▶ [WORK REQUEST]
Type out every line below exactly as it reads.

===== EXTRACTED MATERIAL

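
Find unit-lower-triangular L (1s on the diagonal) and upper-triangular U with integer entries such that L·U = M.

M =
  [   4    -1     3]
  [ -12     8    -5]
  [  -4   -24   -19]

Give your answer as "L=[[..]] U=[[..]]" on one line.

  row1 -= -3·row0 → [0,5,4]
  row2 -= -1·row0 → [0,-25,-16]
  row2 -= -5·row1 → [0,0,4]

L=[[1,0,0],[-3,1,0],[-1,-5,1]] U=[[4,-1,3],[0,5,4],[0,0,4]]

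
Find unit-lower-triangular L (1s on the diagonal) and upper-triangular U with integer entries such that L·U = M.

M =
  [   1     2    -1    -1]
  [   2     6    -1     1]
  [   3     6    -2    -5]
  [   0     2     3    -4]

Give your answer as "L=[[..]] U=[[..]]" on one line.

  row1 -= 2·row0 → [0,2,1,3]
  row2 -= 3·row0 → [0,0,1,-2]
  row3 -= 0·row0 → [0,2,3,-4]
  row2 -= 0·row1 → [0,0,1,-2]
  row3 -= 1·row1 → [0,0,2,-7]
  row3 -= 2·row2 → [0,0,0,-3]

L=[[1,0,0,0],[2,1,0,0],[3,0,1,0],[0,1,2,1]] U=[[1,2,-1,-1],[0,2,1,3],[0,0,1,-2],[0,0,0,-3]]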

==========

▶ [EXPECTED ANSWER]
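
Find unit-lower-triangular L (1s on the diagonal) and upper-triangular U with integer entries such that L·U = M.

M =
  [   4    -1     3]
  [ -12     8    -5]
  [  -4   -24   -19]

Give your answer as "L=[[..]] U=[[..]]" on one line.

  row1 -= -3·row0 → [0,5,4]
  row2 -= -1·row0 → [0,-25,-16]
  row2 -= -5·row1 → [0,0,4]

L=[[1,0,0],[-3,1,0],[-1,-5,1]] U=[[4,-1,3],[0,5,4],[0,0,4]]

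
Find unit-lower-triangular L (1s on the diagonal) and upper-triangular U with integer entries such that L·U = M.

M =
  [   1     2    -1    -1]
  [   2     6    -1     1]
  [   3     6    -2    -5]
  [   0     2     3    -4]

Give your answer as "L=[[..]] U=[[..]]" on one line.

  row1 -= 2·row0 → [0,2,1,3]
  row2 -= 3·row0 → [0,0,1,-2]
  row3 -= 0·row0 → [0,2,3,-4]
  row2 -= 0·row1 → [0,0,1,-2]
  row3 -= 1·row1 → [0,0,2,-7]
  row3 -= 2·row2 → [0,0,0,-3]

L=[[1,0,0,0],[2,1,0,0],[3,0,1,0],[0,1,2,1]] U=[[1,2,-1,-1],[0,2,1,3],[0,0,1,-2],[0,0,0,-3]]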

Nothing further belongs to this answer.